Exercise details – Nothing in the records may be altered; repeat them exactly.

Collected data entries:

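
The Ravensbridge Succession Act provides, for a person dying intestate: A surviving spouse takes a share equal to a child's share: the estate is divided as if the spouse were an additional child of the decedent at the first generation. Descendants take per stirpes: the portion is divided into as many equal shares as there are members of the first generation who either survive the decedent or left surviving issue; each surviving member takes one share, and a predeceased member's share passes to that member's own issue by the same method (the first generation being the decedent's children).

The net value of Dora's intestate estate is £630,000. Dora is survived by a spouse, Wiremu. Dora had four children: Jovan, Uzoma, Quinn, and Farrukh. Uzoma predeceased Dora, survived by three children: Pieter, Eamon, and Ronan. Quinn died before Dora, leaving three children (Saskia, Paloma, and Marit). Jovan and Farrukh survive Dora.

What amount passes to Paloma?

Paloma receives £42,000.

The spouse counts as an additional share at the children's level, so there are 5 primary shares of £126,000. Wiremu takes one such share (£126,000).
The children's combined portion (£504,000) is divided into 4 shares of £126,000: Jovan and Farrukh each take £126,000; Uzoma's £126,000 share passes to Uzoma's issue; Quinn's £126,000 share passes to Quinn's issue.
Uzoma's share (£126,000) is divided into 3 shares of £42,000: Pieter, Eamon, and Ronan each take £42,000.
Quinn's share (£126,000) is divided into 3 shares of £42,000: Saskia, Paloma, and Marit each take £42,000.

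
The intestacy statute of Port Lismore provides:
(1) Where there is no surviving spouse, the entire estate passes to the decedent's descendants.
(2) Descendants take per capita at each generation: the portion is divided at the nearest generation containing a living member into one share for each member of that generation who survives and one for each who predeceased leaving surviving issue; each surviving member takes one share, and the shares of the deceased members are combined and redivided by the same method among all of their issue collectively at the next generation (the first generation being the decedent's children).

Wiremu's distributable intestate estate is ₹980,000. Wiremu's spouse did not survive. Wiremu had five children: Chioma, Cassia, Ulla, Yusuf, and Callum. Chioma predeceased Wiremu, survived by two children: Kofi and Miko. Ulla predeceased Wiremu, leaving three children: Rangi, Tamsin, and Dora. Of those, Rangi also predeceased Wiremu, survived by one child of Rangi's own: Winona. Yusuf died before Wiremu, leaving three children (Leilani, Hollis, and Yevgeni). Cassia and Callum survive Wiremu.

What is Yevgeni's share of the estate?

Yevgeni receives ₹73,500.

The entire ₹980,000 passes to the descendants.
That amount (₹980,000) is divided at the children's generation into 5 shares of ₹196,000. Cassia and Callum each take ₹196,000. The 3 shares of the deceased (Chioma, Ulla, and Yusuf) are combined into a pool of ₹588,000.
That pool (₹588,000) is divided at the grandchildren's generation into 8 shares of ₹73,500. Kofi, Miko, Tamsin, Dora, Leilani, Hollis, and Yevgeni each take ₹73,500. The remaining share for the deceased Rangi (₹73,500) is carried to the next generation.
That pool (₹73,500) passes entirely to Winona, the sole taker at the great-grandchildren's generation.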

Output for this task –
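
The Ravensbridge Succession Act provides, for a person dying intestate: A surviving spouse takes a share equal to a child's share: the estate is divided as if the spouse were an additional child of the decedent at the first generation. Descendants take per stirpes: the portion is divided into as many equal shares as there are members of the first generation who either survive the decedent or left surviving issue; each surviving member takes one share, and a predeceased member's share passes to that member's own issue by the same method (the first generation being the decedent's children).

The net value of Dora's intestate estate is £630,000. Dora is survived by a spouse, Wiremu. Dora had four children: Jovan, Uzoma, Quinn, and Farrukh. Uzoma predeceased Dora, survived by three children: Pieter, Eamon, and Ronan. Quinn died before Dora, leaving three children (Saskia, Paloma, and Marit). Jovan and Farrukh survive Dora.

What amount passes to Paloma?

Paloma receives £42,000.

The spouse counts as an additional share at the children's level, so there are 5 primary shares of £126,000. Wiremu takes one such share (£126,000).
The children's combined portion (£504,000) is divided into 4 shares of £126,000: Jovan and Farrukh each take £126,000; Uzoma's £126,000 share passes to Uzoma's issue; Quinn's £126,000 share passes to Quinn's issue.
Uzoma's share (£126,000) is divided into 3 shares of £42,000: Pieter, Eamon, and Ronan each take £42,000.
Quinn's share (£126,000) is divided into 3 shares of £42,000: Saskia, Paloma, and Marit each take £42,000.

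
The intestacy statute of Port Lismore provides:
(1) Where there is no surviving spouse, the entire estate passes to the decedent's descendants.
(2) Descendants take per capita at each generation: the portion is divided at the nearest generation containing a living member into one share for each member of that generation who survives and one for each who predeceased leaving surviving issue; each surviving member takes one share, and the shares of the deceased members are combined and redivided by the same method among all of their issue collectively at the next generation (the first generation being the decedent's children).

Wiremu's distributable intestate estate is ₹980,000. Wiremu's spouse did not survive. Wiremu had five children: Chioma, Cassia, Ulla, Yusuf, and Callum. Chioma predeceased Wiremu, survived by two children: Kofi and Miko. Ulla predeceased Wiremu, leaving three children: Rangi, Tamsin, and Dora. Of those, Rangi also predeceased Wiremu, survived by one child of Rangi's own: Winona. Yusuf died before Wiremu, leaving three children (Leilani, Hollis, and Yevgeni). Cassia and Callum survive Wiremu.

What is Yevgeni's share of the estate?

Yevgeni receives ₹73,500.

The entire ₹980,000 passes to the descendants.
That amount (₹980,000) is divided at the children's generation into 5 shares of ₹196,000. Cassia and Callum each take ₹196,000. The 3 shares of the deceased (Chioma, Ulla, and Yusuf) are combined into a pool of ₹588,000.
That pool (₹588,000) is divided at the grandchildren's generation into 8 shares of ₹73,500. Kofi, Miko, Tamsin, Dora, Leilani, Hollis, and Yevgeni each take ₹73,500. The remaining share for the deceased Rangi (₹73,500) is carried to the next generation.
That pool (₹73,500) passes entirely to Winona, the sole taker at the great-grandchildren's generation.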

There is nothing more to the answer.